All the data beneath this line is to be reproduced exactly.

=== Record excerpts ===

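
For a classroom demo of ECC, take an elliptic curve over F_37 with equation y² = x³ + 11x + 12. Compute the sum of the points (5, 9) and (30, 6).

(5, 9) + (30, 6). λ = (6 - 9)/(30 - 5) ≡ 34/25 mod 37. 25⁻¹ ≡ 3 (mod 37) since 25·3 = 75 ≡ 1, so λ ≡ 28.
  x = λ² - 5 - 30 = 784 - 35 ≡ 9; y = λ·(5 - 9) - 9 ≡ 27. → (9, 27)

(9, 27)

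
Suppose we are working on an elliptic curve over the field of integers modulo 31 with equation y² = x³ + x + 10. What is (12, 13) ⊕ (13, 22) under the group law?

(12, 13) + (13, 22). λ = (22 - 13)/(13 - 12) ≡ 9/1 mod 31. 1⁻¹ ≡ 1 (mod 31) since 1·1 = 1 ≡ 1, so λ ≡ 9.
  x = λ² - 12 - 13 = 81 - 25 ≡ 25; y = λ·(12 - 25) - 13 ≡ 25. → (25, 25)

(25, 25)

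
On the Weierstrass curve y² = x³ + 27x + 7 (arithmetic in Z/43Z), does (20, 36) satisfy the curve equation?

no

y² = 36² ≡ 6; x³ + 27x + 7 = 8547 ≡ 33 (mod 43). 6 ≠ 33.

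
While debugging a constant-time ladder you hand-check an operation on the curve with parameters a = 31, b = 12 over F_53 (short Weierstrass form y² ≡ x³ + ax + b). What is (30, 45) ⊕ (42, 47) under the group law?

(30, 45) + (42, 47). λ = (47 - 45)/(42 - 30) ≡ 2/12 mod 53. 12⁻¹ ≡ 31 (mod 53), so λ ≡ 9.
  x = λ² - 30 - 42 = 81 - 72 ≡ 9; y = λ·(30 - 9) - 45 ≡ 38. → (9, 38)

(9, 38)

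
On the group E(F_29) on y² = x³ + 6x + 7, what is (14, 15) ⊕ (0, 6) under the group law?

(20, 6)

(14, 15) + (0, 6). λ = (6 - 15)/(0 - 14) ≡ 20/15 mod 29. 15⁻¹ ≡ 2 (mod 29) since 15·2 = 30 ≡ 1, so λ ≡ 11.
  x = λ² - 14 - 0 = 121 - 14 ≡ 20; y = λ·(14 - 20) - 15 ≡ 6. → (20, 6)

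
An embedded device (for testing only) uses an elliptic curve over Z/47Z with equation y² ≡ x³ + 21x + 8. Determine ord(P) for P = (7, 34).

9

2P: tangent at (7, 34): λ = (3·7² + 21)/(2·34) ≡ 27/21. 21⁻¹ ≡ 9 (mod 47) since 21·9 = 189 ≡ 1, so λ ≡ 27·9 ≡ 8.
  x = λ² - 7 - 7 = 64 - 14 ≡ 3; y = λ·(7 - 3) - 34 ≡ 45. → (3, 45)
3P: (3, 45) + (7, 34). λ = (34 - 45)/(7 - 3) ≡ 36/4 mod 47. 4⁻¹ ≡ 12 (mod 47), so λ ≡ 9.
  x = λ² - 3 - 7 = 81 - 10 ≡ 24; y = λ·(3 - 24) - 45 ≡ 1. → (24, 1)
4P: (24, 1) + (7, 34). λ = (34 - 1)/(7 - 24) ≡ 33/30 mod 47. 30⁻¹ ≡ 11 (mod 47) since 30·11 = 330 ≡ 1, so λ ≡ 34.
  x = λ² - 24 - 7 = 1156 - 31 ≡ 44; y = λ·(24 - 44) - 1 ≡ 24. → (44, 24)
5P: (44, 24) + (7, 34). λ = (34 - 24)/(7 - 44) ≡ 10/10 mod 47. 10⁻¹ ≡ 33 (mod 47), so λ ≡ 1.
  x = λ² - 44 - 7 = 1 - 51 ≡ 44; y = λ·(44 - 44) - 24 ≡ 23. → (44, 23)
6P: (44, 23) + (7, 34). λ = (34 - 23)/(7 - 44) ≡ 11/10 mod 47. 10⁻¹ ≡ 33 (mod 47), so λ ≡ 34.
  x = λ² - 44 - 7 = 1156 - 51 ≡ 24; y = λ·(44 - 24) - 23 ≡ 46. → (24, 46)
7P: (24, 46) + (7, 34). λ = (34 - 46)/(7 - 24) ≡ 35/30 mod 47. 30⁻¹ ≡ 11 (mod 47), so λ ≡ 9.
  x = λ² - 24 - 7 = 81 - 31 ≡ 3; y = λ·(24 - 3) - 46 ≡ 2. → (3, 2)
8P: (3, 2) + (7, 34). λ = (34 - 2)/(7 - 3) ≡ 32/4 mod 47. 4⁻¹ ≡ 12 (mod 47), so λ ≡ 8.
  x = λ² - 3 - 7 = 64 - 10 ≡ 7; y = λ·(3 - 7) - 2 ≡ 13. → (7, 13)
9P: (7, 13) + (7, 34): same x and y₁ ≡ -y₂, so the sum is the point at infinity.
9P = the point at infinity, so the order is 9.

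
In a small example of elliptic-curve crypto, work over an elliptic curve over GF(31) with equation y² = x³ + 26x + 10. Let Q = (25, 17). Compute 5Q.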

===

→ Output of the exercise:
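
For a classroom demo of ECC, take an elliptic curve over F_37 with equation y² = x³ + 11x + 12. Compute the sum of the points (5, 9) and (30, 6).

(5, 9) + (30, 6). λ = (6 - 9)/(30 - 5) ≡ 34/25 mod 37. 25⁻¹ ≡ 3 (mod 37) since 25·3 = 75 ≡ 1, so λ ≡ 28.
  x = λ² - 5 - 30 = 784 - 35 ≡ 9; y = λ·(5 - 9) - 9 ≡ 27. → (9, 27)

(9, 27)

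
Suppose we are working on an elliptic curve over the field of integers modulo 31 with equation y² = x³ + x + 10. What is (12, 13) ⊕ (13, 22) under the group law?

(12, 13) + (13, 22). λ = (22 - 13)/(13 - 12) ≡ 9/1 mod 31. 1⁻¹ ≡ 1 (mod 31) since 1·1 = 1 ≡ 1, so λ ≡ 9.
  x = λ² - 12 - 13 = 81 - 25 ≡ 25; y = λ·(12 - 25) - 13 ≡ 25. → (25, 25)

(25, 25)

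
On the Weierstrass curve y² = x³ + 27x + 7 (arithmetic in Z/43Z), does (20, 36) satisfy the curve equation?

no

y² = 36² ≡ 6; x³ + 27x + 7 = 8547 ≡ 33 (mod 43). 6 ≠ 33.

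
While debugging a constant-time ladder you hand-check an operation on the curve with parameters a = 31, b = 12 over F_53 (short Weierstrass form y² ≡ x³ + ax + b). What is (30, 45) ⊕ (42, 47) under the group law?

(30, 45) + (42, 47). λ = (47 - 45)/(42 - 30) ≡ 2/12 mod 53. 12⁻¹ ≡ 31 (mod 53), so λ ≡ 9.
  x = λ² - 30 - 42 = 81 - 72 ≡ 9; y = λ·(30 - 9) - 45 ≡ 38. → (9, 38)

(9, 38)

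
On the group E(F_29) on y² = x³ + 6x + 7, what is (14, 15) ⊕ (0, 6) under the group law?

(20, 6)

(14, 15) + (0, 6). λ = (6 - 15)/(0 - 14) ≡ 20/15 mod 29. 15⁻¹ ≡ 2 (mod 29) since 15·2 = 30 ≡ 1, so λ ≡ 11.
  x = λ² - 14 - 0 = 121 - 14 ≡ 20; y = λ·(14 - 20) - 15 ≡ 6. → (20, 6)

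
An embedded device (for testing only) uses an elliptic curve over Z/47Z with equation y² ≡ x³ + 21x + 8. Determine ord(P) for P = (7, 34).

9

2P: tangent at (7, 34): λ = (3·7² + 21)/(2·34) ≡ 27/21. 21⁻¹ ≡ 9 (mod 47) since 21·9 = 189 ≡ 1, so λ ≡ 27·9 ≡ 8.
  x = λ² - 7 - 7 = 64 - 14 ≡ 3; y = λ·(7 - 3) - 34 ≡ 45. → (3, 45)
3P: (3, 45) + (7, 34). λ = (34 - 45)/(7 - 3) ≡ 36/4 mod 47. 4⁻¹ ≡ 12 (mod 47), so λ ≡ 9.
  x = λ² - 3 - 7 = 81 - 10 ≡ 24; y = λ·(3 - 24) - 45 ≡ 1. → (24, 1)
4P: (24, 1) + (7, 34). λ = (34 - 1)/(7 - 24) ≡ 33/30 mod 47. 30⁻¹ ≡ 11 (mod 47) since 30·11 = 330 ≡ 1, so λ ≡ 34.
  x = λ² - 24 - 7 = 1156 - 31 ≡ 44; y = λ·(24 - 44) - 1 ≡ 24. → (44, 24)
5P: (44, 24) + (7, 34). λ = (34 - 24)/(7 - 44) ≡ 10/10 mod 47. 10⁻¹ ≡ 33 (mod 47), so λ ≡ 1.
  x = λ² - 44 - 7 = 1 - 51 ≡ 44; y = λ·(44 - 44) - 24 ≡ 23. → (44, 23)
6P: (44, 23) + (7, 34). λ = (34 - 23)/(7 - 44) ≡ 11/10 mod 47. 10⁻¹ ≡ 33 (mod 47), so λ ≡ 34.
  x = λ² - 44 - 7 = 1156 - 51 ≡ 24; y = λ·(44 - 24) - 23 ≡ 46. → (24, 46)
7P: (24, 46) + (7, 34). λ = (34 - 46)/(7 - 24) ≡ 35/30 mod 47. 30⁻¹ ≡ 11 (mod 47), so λ ≡ 9.
  x = λ² - 24 - 7 = 81 - 31 ≡ 3; y = λ·(24 - 3) - 46 ≡ 2. → (3, 2)
8P: (3, 2) + (7, 34). λ = (34 - 2)/(7 - 3) ≡ 32/4 mod 47. 4⁻¹ ≡ 12 (mod 47), so λ ≡ 8.
  x = λ² - 3 - 7 = 64 - 10 ≡ 7; y = λ·(3 - 7) - 2 ≡ 13. → (7, 13)
9P: (7, 13) + (7, 34): same x and y₁ ≡ -y₂, so the sum is the point at infinity.
9P = the point at infinity, so the order is 9.

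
In a small example of elliptic-curve crypto, work over an elliptic curve over GF(31) with equation y² = x³ + 26x + 10. Let Q = (25, 17). Compute 5Q.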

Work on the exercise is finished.